◆ **Exercise instructions**:
Set down every record below exactly as written.

(Collected data)
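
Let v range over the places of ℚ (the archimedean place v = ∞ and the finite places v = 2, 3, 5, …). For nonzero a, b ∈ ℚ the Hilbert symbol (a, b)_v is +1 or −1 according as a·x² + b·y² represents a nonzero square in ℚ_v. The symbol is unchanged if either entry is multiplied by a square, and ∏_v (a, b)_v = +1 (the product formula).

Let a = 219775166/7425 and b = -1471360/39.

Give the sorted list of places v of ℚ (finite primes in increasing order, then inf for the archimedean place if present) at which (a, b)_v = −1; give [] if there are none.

(a, b) ≡ (16302, -7410) mod (ℚ^×)²; places V = {2, 3, 5, 11, 13, 19, 23, 29, ∞}.
(a,b)_13: α=1, u≡5; β=-1, v≡2 (mod 13); (5|13)=-1, (2|13)=-1; sign (−1)^0·-1^-1·-1^1 = +1.
(a,b)_11: α=-1, u≡7; β=2, v≡1 (mod 11); (7|11)=-1, (1|11)=+1; sign (−1)^0·-1^2·+1^-1 = +1.
(a,b)_3: α=-3, u≡1; β=-1, v≡2 (mod 3); (1|3)=+1, (2|3)=-1; sign (−1)^1·+1^-1·-1^-3 = +1.
(a,b)_2: α=1, β=7; u≡7, v≡7 (mod 8); ε(u)ε(v)=1·1, αω(v)=1·0, βω(u)=7·0; sum ≡ 1  ⇒  -1.
(a,b)_∞: sgn(16302)=+, sgn(-7410)=−, so +1.
(a,b)_19: α=1, u≡12; β=1, v≡4 (mod 19); (12|19)=-1, (4|19)=+1; sign (−1)^1·-1^1·+1^1 = +1.
(a,b)_23: α=2, u≡16; β=0, v≡17 (mod 23); (16|23)=+1, (17|23)=-1; sign (−1)^0·+1^0·-1^2 = +1.
(a,b)_5: α=-2, u≡3; β=1, v≡2 (mod 5); (3|5)=-1, (2|5)=-1; sign (−1)^0·-1^1·-1^-2 = -1.
(a,b)_29: α=2, u≡7; β=0, v≡10 (mod 29); (7|29)=+1, (10|29)=-1; sign (−1)^0·+1^0·-1^2 = +1.
|Ram(16302, -7410)| = 2, even; anisotropic at {2, 5}.

[2, 5]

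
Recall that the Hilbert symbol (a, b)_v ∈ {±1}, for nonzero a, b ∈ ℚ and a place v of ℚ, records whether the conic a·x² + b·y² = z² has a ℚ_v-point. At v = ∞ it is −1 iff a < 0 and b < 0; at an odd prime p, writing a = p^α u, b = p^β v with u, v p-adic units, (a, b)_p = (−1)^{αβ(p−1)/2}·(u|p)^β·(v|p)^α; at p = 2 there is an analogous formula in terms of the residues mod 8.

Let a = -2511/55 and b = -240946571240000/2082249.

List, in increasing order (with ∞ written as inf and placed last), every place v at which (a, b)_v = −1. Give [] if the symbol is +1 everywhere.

[2, 31, 41, inf]

(a, b) ≡ (-1705, -41) mod (ℚ^×)²; places V = {2, 3, 5, 11, 13, 17, 23, 31, 37, 41, ∞}.
(a,b)_3: α=4, u≡2; β=-2, v≡1 (mod 3); (2|3)=-1, (1|3)=+1; sign (−1)^0·-1^-2·+1^4 = +1.
(a,b)_17: α=0, u≡14; β=2, v≡6 (mod 17); (14|17)=-1, (6|17)=-1; sign (−1)^0·-1^2·-1^0 = +1.
(a,b)_23: α=0, u≡20; β=2, v≡17 (mod 23); (20|23)=-1, (17|23)=-1; sign (−1)^0·-1^2·-1^0 = +1.
(a,b)_31: α=1, u≡16; β=2, v≡17 (mod 31); (16|31)=+1, (17|31)=-1; sign (−1)^0·+1^2·-1^1 = -1.
(a,b)_41: α=0, u≡11; β=1, v≡5 (mod 41); (11|41)=-1, (5|41)=+1; sign (−1)^0·-1^1·+1^0 = -1.
(a,b)_5: α=-1, u≡4; β=4, v≡4 (mod 5); (4|5)=+1, (4|5)=+1; sign (−1)^0·+1^4·+1^-1 = +1.
(a,b)_2: α=0, β=6; u≡7, v≡7 (mod 8); ε(u)ε(v)=1·1, αω(v)=0·0, βω(u)=6·0; sum ≡ 1  ⇒  -1.
(a,b)_∞: sgn(-1705)=−, sgn(-41)=−, so -1.
(a,b)_11: α=-1, u≡6; β=0, v≡3 (mod 11); (6|11)=-1, (3|11)=+1; sign (−1)^0·-1^0·+1^-1 = +1.
(a,b)_37: α=0, u≡27; β=-2, v≡28 (mod 37); (27|37)=+1, (28|37)=+1; sign (−1)^0·+1^-2·+1^0 = +1.
(a,b)_13: α=0, u≡8; β=-2, v≡5 (mod 13); (8|13)=-1, (5|13)=-1; sign (−1)^0·-1^-2·-1^0 = +1.
Ram(-1705, -41) = {2, 31, 41, ∞}; no ℚ_2-point on the conic.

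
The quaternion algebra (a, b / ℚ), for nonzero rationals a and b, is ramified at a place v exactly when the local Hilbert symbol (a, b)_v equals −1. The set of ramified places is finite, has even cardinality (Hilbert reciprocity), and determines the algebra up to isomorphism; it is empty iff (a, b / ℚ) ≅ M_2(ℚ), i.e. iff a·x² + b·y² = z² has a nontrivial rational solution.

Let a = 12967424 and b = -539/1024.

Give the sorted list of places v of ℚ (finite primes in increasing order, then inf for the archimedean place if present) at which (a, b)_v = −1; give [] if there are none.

(a, b) ≡ (50654, -11) mod (ℚ^×)²; places V = {2, 7, 11, 19, 31, 43, ∞}.
(a,b)_11: α=0, u≡8; β=1, v≡6 (mod 11); (8|11)=-1, (6|11)=-1; sign (−1)^0·-1^1·-1^0 = -1.
(a,b)_7: α=0, u≡1; β=2, v≡5 (mod 7); (1|7)=+1, (5|7)=-1; sign (−1)^0·+1^2·-1^0 = +1.
(a,b)_43: α=1, u≡9; β=0, v≡19 (mod 43); (9|43)=+1, (19|43)=-1; sign (−1)^0·+1^0·-1^1 = -1.
(a,b)_∞: sgn(50654)=+, sgn(-11)=−, so +1.
(a,b)_19: α=1, u≡16; β=0, v≡13 (mod 19); (16|19)=+1, (13|19)=-1; sign (−1)^0·+1^0·-1^1 = -1.
(a,b)_2: α=9, β=-10; u≡7, v≡5 (mod 8); ε(u)ε(v)=1·0, αω(v)=9·1, βω(u)=-10·0; sum ≡ 1  ⇒  -1.
(a,b)_31: α=1, u≡21; β=0, v≡19 (mod 31); (21|31)=-1, (19|31)=+1; sign (−1)^0·-1^0·+1^1 = +1.
|Ram(50654, -11)| = 4, even; anisotropic at {2, 11, 19, 43}.

[2, 11, 19, 43]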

◆ **Your solution**:
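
Let v range over the places of ℚ (the archimedean place v = ∞ and the finite places v = 2, 3, 5, …). For nonzero a, b ∈ ℚ the Hilbert symbol (a, b)_v is +1 or −1 according as a·x² + b·y² represents a nonzero square in ℚ_v. The symbol is unchanged if either entry is multiplied by a square, and ∏_v (a, b)_v = +1 (the product formula).

Let a = 219775166/7425 and b = -1471360/39.

Give the sorted list of places v of ℚ (finite primes in increasing order, then inf for the archimedean place if present) at which (a, b)_v = −1; give [] if there are none.

(a, b) ≡ (16302, -7410) mod (ℚ^×)²; places V = {2, 3, 5, 11, 13, 19, 23, 29, ∞}.
(a,b)_13: α=1, u≡5; β=-1, v≡2 (mod 13); (5|13)=-1, (2|13)=-1; sign (−1)^0·-1^-1·-1^1 = +1.
(a,b)_11: α=-1, u≡7; β=2, v≡1 (mod 11); (7|11)=-1, (1|11)=+1; sign (−1)^0·-1^2·+1^-1 = +1.
(a,b)_3: α=-3, u≡1; β=-1, v≡2 (mod 3); (1|3)=+1, (2|3)=-1; sign (−1)^1·+1^-1·-1^-3 = +1.
(a,b)_2: α=1, β=7; u≡7, v≡7 (mod 8); ε(u)ε(v)=1·1, αω(v)=1·0, βω(u)=7·0; sum ≡ 1  ⇒  -1.
(a,b)_∞: sgn(16302)=+, sgn(-7410)=−, so +1.
(a,b)_19: α=1, u≡12; β=1, v≡4 (mod 19); (12|19)=-1, (4|19)=+1; sign (−1)^1·-1^1·+1^1 = +1.
(a,b)_23: α=2, u≡16; β=0, v≡17 (mod 23); (16|23)=+1, (17|23)=-1; sign (−1)^0·+1^0·-1^2 = +1.
(a,b)_5: α=-2, u≡3; β=1, v≡2 (mod 5); (3|5)=-1, (2|5)=-1; sign (−1)^0·-1^1·-1^-2 = -1.
(a,b)_29: α=2, u≡7; β=0, v≡10 (mod 29); (7|29)=+1, (10|29)=-1; sign (−1)^0·+1^0·-1^2 = +1.
|Ram(16302, -7410)| = 2, even; anisotropic at {2, 5}.

[2, 5]

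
Recall that the Hilbert symbol (a, b)_v ∈ {±1}, for nonzero a, b ∈ ℚ and a place v of ℚ, records whether the conic a·x² + b·y² = z² has a ℚ_v-point. At v = ∞ it is −1 iff a < 0 and b < 0; at an odd prime p, writing a = p^α u, b = p^β v with u, v p-adic units, (a, b)_p = (−1)^{αβ(p−1)/2}·(u|p)^β·(v|p)^α; at p = 2 there is an analogous formula in terms of the residues mod 8.

Let a = -2511/55 and b = -240946571240000/2082249.

List, in increasing order (with ∞ written as inf and placed last), every place v at which (a, b)_v = −1. Give [] if the symbol is +1 everywhere.

[2, 31, 41, inf]

(a, b) ≡ (-1705, -41) mod (ℚ^×)²; places V = {2, 3, 5, 11, 13, 17, 23, 31, 37, 41, ∞}.
(a,b)_3: α=4, u≡2; β=-2, v≡1 (mod 3); (2|3)=-1, (1|3)=+1; sign (−1)^0·-1^-2·+1^4 = +1.
(a,b)_17: α=0, u≡14; β=2, v≡6 (mod 17); (14|17)=-1, (6|17)=-1; sign (−1)^0·-1^2·-1^0 = +1.
(a,b)_23: α=0, u≡20; β=2, v≡17 (mod 23); (20|23)=-1, (17|23)=-1; sign (−1)^0·-1^2·-1^0 = +1.
(a,b)_31: α=1, u≡16; β=2, v≡17 (mod 31); (16|31)=+1, (17|31)=-1; sign (−1)^0·+1^2·-1^1 = -1.
(a,b)_41: α=0, u≡11; β=1, v≡5 (mod 41); (11|41)=-1, (5|41)=+1; sign (−1)^0·-1^1·+1^0 = -1.
(a,b)_5: α=-1, u≡4; β=4, v≡4 (mod 5); (4|5)=+1, (4|5)=+1; sign (−1)^0·+1^4·+1^-1 = +1.
(a,b)_2: α=0, β=6; u≡7, v≡7 (mod 8); ε(u)ε(v)=1·1, αω(v)=0·0, βω(u)=6·0; sum ≡ 1  ⇒  -1.
(a,b)_∞: sgn(-1705)=−, sgn(-41)=−, so -1.
(a,b)_11: α=-1, u≡6; β=0, v≡3 (mod 11); (6|11)=-1, (3|11)=+1; sign (−1)^0·-1^0·+1^-1 = +1.
(a,b)_37: α=0, u≡27; β=-2, v≡28 (mod 37); (27|37)=+1, (28|37)=+1; sign (−1)^0·+1^-2·+1^0 = +1.
(a,b)_13: α=0, u≡8; β=-2, v≡5 (mod 13); (8|13)=-1, (5|13)=-1; sign (−1)^0·-1^-2·-1^0 = +1.
Ram(-1705, -41) = {2, 31, 41, ∞}; no ℚ_2-point on the conic.

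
The quaternion algebra (a, b / ℚ), for nonzero rationals a and b, is ramified at a place v exactly when the local Hilbert symbol (a, b)_v equals −1. The set of ramified places is finite, has even cardinality (Hilbert reciprocity), and determines the algebra up to isomorphism; it is empty iff (a, b / ℚ) ≅ M_2(ℚ), i.e. iff a·x² + b·y² = z² has a nontrivial rational solution.

Let a = 12967424 and b = -539/1024.

Give the sorted list of places v of ℚ (finite primes in increasing order, then inf for the archimedean place if present) at which (a, b)_v = −1; give [] if there are none.

(a, b) ≡ (50654, -11) mod (ℚ^×)²; places V = {2, 7, 11, 19, 31, 43, ∞}.
(a,b)_11: α=0, u≡8; β=1, v≡6 (mod 11); (8|11)=-1, (6|11)=-1; sign (−1)^0·-1^1·-1^0 = -1.
(a,b)_7: α=0, u≡1; β=2, v≡5 (mod 7); (1|7)=+1, (5|7)=-1; sign (−1)^0·+1^2·-1^0 = +1.
(a,b)_43: α=1, u≡9; β=0, v≡19 (mod 43); (9|43)=+1, (19|43)=-1; sign (−1)^0·+1^0·-1^1 = -1.
(a,b)_∞: sgn(50654)=+, sgn(-11)=−, so +1.
(a,b)_19: α=1, u≡16; β=0, v≡13 (mod 19); (16|19)=+1, (13|19)=-1; sign (−1)^0·+1^0·-1^1 = -1.
(a,b)_2: α=9, β=-10; u≡7, v≡5 (mod 8); ε(u)ε(v)=1·0, αω(v)=9·1, βω(u)=-10·0; sum ≡ 1  ⇒  -1.
(a,b)_31: α=1, u≡21; β=0, v≡19 (mod 31); (21|31)=-1, (19|31)=+1; sign (−1)^0·-1^0·+1^1 = +1.
|Ram(50654, -11)| = 4, even; anisotropic at {2, 11, 19, 43}.

[2, 11, 19, 43]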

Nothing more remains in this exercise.